**Work order**
In the records below, find the line that contains "- Floor (rubber flooring): 258.1 m², α = 0.04" and the line that contains "- Acoustic wall panels: 3.1 m², α = 0.63". Set down exactly those lines and every line between them, and nothing more.

──────── Supplied material

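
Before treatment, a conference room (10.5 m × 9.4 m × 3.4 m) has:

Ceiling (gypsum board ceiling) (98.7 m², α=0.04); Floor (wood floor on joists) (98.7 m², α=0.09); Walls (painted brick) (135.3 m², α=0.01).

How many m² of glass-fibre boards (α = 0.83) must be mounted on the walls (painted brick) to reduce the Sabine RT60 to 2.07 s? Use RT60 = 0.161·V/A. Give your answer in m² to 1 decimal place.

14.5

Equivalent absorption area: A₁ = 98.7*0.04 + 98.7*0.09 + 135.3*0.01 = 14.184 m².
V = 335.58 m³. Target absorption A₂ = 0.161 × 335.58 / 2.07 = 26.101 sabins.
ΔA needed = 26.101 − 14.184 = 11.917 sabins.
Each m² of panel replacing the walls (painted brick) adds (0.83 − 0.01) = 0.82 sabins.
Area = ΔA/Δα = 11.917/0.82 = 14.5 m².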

────────────────
──────── Supplied material

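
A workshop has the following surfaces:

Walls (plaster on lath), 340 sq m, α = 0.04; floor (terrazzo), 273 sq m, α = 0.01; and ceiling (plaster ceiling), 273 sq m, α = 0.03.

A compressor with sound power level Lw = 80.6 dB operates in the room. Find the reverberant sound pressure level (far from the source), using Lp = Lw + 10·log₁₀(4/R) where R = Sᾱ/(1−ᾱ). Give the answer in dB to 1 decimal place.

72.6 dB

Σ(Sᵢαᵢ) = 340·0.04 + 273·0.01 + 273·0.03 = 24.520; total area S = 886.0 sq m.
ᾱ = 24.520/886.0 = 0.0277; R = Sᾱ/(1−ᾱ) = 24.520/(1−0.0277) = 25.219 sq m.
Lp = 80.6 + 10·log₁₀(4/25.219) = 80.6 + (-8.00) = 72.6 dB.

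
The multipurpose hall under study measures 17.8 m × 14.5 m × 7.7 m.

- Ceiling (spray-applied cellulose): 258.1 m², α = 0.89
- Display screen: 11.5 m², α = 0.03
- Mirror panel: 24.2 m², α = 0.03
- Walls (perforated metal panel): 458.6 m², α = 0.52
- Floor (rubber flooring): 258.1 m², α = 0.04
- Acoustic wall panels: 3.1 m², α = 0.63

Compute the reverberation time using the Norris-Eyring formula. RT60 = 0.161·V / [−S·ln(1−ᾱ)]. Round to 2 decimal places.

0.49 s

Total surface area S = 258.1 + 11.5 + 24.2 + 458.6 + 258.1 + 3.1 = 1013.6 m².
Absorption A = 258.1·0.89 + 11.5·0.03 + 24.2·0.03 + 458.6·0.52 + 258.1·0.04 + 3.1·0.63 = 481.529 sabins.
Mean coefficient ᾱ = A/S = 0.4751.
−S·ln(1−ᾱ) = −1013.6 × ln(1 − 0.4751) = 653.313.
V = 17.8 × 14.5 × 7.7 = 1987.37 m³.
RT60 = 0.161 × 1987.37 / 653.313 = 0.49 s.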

────────────────

**Answer area**
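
- Floor (rubber flooring): 258.1 m², α = 0.04
- Acoustic wall panels: 3.1 m², α = 0.63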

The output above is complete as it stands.